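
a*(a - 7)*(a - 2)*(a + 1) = a^4 - 8*a^3 + 5*a^2 + 14*a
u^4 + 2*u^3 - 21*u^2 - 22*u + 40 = (u - 4)*(u - 1)*(u + 2)*(u + 5)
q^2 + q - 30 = (q - 5)*(q + 6)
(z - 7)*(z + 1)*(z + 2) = z^3 - 4*z^2 - 19*z - 14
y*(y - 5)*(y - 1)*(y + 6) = y^4 - 31*y^2 + 30*y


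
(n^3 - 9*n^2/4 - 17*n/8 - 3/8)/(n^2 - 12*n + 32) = (8*n^3 - 18*n^2 - 17*n - 3)/(8*(n^2 - 12*n + 32))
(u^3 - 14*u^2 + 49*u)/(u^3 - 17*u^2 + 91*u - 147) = u/(u - 3)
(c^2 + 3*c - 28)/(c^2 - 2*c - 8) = (c + 7)/(c + 2)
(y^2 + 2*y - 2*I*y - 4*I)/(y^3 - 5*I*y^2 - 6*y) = (y + 2)/(y*(y - 3*I))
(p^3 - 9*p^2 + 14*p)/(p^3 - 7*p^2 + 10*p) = (p - 7)/(p - 5)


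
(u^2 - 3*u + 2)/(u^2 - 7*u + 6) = (u - 2)/(u - 6)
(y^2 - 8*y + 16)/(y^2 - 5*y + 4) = (y - 4)/(y - 1)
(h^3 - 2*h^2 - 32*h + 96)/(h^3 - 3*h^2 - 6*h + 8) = (h^2 + 2*h - 24)/(h^2 + h - 2)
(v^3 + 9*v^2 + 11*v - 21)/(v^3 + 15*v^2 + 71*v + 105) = (v - 1)/(v + 5)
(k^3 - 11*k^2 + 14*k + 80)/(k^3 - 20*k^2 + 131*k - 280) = (k + 2)/(k - 7)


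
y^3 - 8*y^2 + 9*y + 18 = (y - 6)*(y - 3)*(y + 1)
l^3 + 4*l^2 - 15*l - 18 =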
+++++
Start to finish, transcribe the listing above exactly.

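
a*(a - 7)*(a - 2)*(a + 1) = a^4 - 8*a^3 + 5*a^2 + 14*a
u^4 + 2*u^3 - 21*u^2 - 22*u + 40 = (u - 4)*(u - 1)*(u + 2)*(u + 5)
q^2 + q - 30 = (q - 5)*(q + 6)
(z - 7)*(z + 1)*(z + 2) = z^3 - 4*z^2 - 19*z - 14
y*(y - 5)*(y - 1)*(y + 6) = y^4 - 31*y^2 + 30*y


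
(n^3 - 9*n^2/4 - 17*n/8 - 3/8)/(n^2 - 12*n + 32) = (8*n^3 - 18*n^2 - 17*n - 3)/(8*(n^2 - 12*n + 32))
(u^3 - 14*u^2 + 49*u)/(u^3 - 17*u^2 + 91*u - 147) = u/(u - 3)
(c^2 + 3*c - 28)/(c^2 - 2*c - 8) = (c + 7)/(c + 2)
(y^2 + 2*y - 2*I*y - 4*I)/(y^3 - 5*I*y^2 - 6*y) = (y + 2)/(y*(y - 3*I))
(p^3 - 9*p^2 + 14*p)/(p^3 - 7*p^2 + 10*p) = (p - 7)/(p - 5)


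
(u^2 - 3*u + 2)/(u^2 - 7*u + 6) = (u - 2)/(u - 6)
(y^2 - 8*y + 16)/(y^2 - 5*y + 4) = (y - 4)/(y - 1)
(h^3 - 2*h^2 - 32*h + 96)/(h^3 - 3*h^2 - 6*h + 8) = (h^2 + 2*h - 24)/(h^2 + h - 2)
(v^3 + 9*v^2 + 11*v - 21)/(v^3 + 15*v^2 + 71*v + 105) = (v - 1)/(v + 5)
(k^3 - 11*k^2 + 14*k + 80)/(k^3 - 20*k^2 + 131*k - 280) = (k + 2)/(k - 7)


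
y^3 - 8*y^2 + 9*y + 18 = (y - 6)*(y - 3)*(y + 1)
l^3 + 4*l^2 - 15*l - 18 =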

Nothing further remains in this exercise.